MATERIAL FOR THIS TASK:

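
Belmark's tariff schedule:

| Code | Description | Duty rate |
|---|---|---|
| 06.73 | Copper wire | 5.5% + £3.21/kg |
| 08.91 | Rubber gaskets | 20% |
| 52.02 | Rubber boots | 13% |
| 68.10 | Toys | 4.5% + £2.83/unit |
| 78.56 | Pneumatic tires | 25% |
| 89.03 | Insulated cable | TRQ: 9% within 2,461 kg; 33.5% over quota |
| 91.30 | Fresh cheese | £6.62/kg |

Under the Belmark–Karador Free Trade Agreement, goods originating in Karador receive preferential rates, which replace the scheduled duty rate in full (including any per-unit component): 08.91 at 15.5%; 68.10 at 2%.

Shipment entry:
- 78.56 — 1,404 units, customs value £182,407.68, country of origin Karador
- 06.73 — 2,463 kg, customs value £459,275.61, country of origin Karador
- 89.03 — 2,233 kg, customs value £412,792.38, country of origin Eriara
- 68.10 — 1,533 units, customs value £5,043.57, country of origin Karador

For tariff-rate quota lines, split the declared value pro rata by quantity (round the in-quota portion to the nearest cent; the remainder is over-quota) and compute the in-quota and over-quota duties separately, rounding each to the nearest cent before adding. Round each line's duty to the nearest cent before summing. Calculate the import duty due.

£116,020.49

Line 1 (78.56, Karador, 1,404 units, £182,407.68):
Base rate for 78.56 is 25%.
Origin Karador is the FTA partner but 78.56 is not on the preference list; base rate stands.
Duty = £182,407.68 × 25% = £45,601.92.
Line 2 (06.73, Karador, 2,463 kg, £459,275.61):
Base rate for 06.73 is 5.5% + £3.21/kg.
Origin Karador is the FTA partner but 06.73 is not on the preference list; base rate stands.
Duty = £459,275.61 × 5.5% + 2,463 × £3.21 = £33,166.39.
Line 3 (89.03, Eriara, 2,233 kg, £412,792.38):
Code 89.03 is under a tariff-rate quota (threshold 2,461 kg). Quantity 2,233 kg is within the quota, so the in-quota rate 9% applies to the full value.
Duty = £412,792.38 × 9% = £37,151.31.
Line 4 (68.10, Karador, 1,533 units, £5,043.57):
Base rate for 68.10 is 4.5% + £2.83/unit.
Origin Karador qualifies under the Belmark–Karador agreement and 68.10 is covered: preferential rate 2% applies instead.
Duty = £5,043.57 × 2% = £100.87.
Total = £45,601.92 + £33,166.39 + £37,151.31 + £100.87 = £116,020.49.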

WHAT TO PRODUCE: Which lines in the material above include the string "country"? Pull them out.

TASK RESULT:
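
- 78.56 — 1,404 units, customs value £182,407.68, country of origin Karador
- 06.73 — 2,463 kg, customs value £459,275.61, country of origin Karador
- 89.03 — 2,233 kg, customs value £412,792.38, country of origin Eriara
- 68.10 — 1,533 units, customs value £5,043.57, country of origin Karador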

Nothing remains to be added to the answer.